### Prompt
Run through the records and show each line that includes the string "What".

──────────

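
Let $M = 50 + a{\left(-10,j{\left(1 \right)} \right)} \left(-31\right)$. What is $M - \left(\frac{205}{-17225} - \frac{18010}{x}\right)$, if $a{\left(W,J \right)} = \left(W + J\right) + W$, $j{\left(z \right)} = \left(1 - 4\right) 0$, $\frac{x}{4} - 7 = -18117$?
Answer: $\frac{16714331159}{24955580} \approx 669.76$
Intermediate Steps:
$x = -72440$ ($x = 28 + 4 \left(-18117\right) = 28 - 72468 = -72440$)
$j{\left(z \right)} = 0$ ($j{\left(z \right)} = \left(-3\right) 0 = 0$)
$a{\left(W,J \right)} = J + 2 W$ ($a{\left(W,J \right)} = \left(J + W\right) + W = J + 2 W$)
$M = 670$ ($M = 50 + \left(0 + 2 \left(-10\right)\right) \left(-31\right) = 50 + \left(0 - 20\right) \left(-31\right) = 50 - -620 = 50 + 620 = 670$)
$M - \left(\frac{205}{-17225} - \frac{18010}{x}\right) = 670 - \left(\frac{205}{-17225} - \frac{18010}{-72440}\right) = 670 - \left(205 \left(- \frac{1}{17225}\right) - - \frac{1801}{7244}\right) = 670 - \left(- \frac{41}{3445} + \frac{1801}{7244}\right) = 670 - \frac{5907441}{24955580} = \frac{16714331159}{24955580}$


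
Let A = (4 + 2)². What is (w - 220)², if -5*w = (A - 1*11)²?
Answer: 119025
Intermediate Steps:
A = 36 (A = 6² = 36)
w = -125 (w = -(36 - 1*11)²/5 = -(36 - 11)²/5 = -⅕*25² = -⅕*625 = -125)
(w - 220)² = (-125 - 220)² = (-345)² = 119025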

──────────

### Answer to this task
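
Let $M = 50 + a{\left(-10,j{\left(1 \right)} \right)} \left(-31\right)$. What is $M - \left(\frac{205}{-17225} - \frac{18010}{x}\right)$, if $a{\left(W,J \right)} = \left(W + J\right) + W$, $j{\left(z \right)} = \left(1 - 4\right) 0$, $\frac{x}{4} - 7 = -18117$?
Let A = (4 + 2)². What is (w - 220)², if -5*w = (A - 1*11)²?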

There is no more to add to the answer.